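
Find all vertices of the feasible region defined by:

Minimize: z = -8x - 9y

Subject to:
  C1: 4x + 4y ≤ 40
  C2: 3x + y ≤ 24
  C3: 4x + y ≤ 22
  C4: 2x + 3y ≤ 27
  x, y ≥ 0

(0, 0), (5.5, 0), (4, 6), (3, 7), (0, 9)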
******
To do:
For each line shown above, write an exact copy.

Answer to this exercise:
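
Find all vertices of the feasible region defined by:

Minimize: z = -8x - 9y

Subject to:
  C1: 4x + 4y ≤ 40
  C2: 3x + y ≤ 24
  C3: 4x + y ≤ 22
  C4: 2x + 3y ≤ 27
  x, y ≥ 0

(0, 0), (5.5, 0), (4, 6), (3, 7), (0, 9)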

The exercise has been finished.